**Data entries:**
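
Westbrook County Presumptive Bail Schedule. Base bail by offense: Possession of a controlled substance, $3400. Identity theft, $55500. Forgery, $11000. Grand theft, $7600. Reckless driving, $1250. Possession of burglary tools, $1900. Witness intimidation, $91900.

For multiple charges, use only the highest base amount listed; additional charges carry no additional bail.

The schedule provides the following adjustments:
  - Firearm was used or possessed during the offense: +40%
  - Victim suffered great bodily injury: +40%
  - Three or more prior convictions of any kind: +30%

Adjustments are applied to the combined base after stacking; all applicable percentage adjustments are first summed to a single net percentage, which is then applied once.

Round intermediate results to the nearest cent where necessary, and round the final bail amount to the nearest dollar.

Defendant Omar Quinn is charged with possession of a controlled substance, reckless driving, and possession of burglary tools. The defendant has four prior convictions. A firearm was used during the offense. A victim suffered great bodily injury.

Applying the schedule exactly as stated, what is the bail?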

**TASK PROMPT:** Go through the data and show every line where "adjustments" occurs.

**ANSWER TO THIS PROBLEM:**
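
The schedule provides the following adjustments:
Adjustments are applied to the combined base after stacking; all applicable percentage adjustments are first summed to a single net percentage, which is then applied once.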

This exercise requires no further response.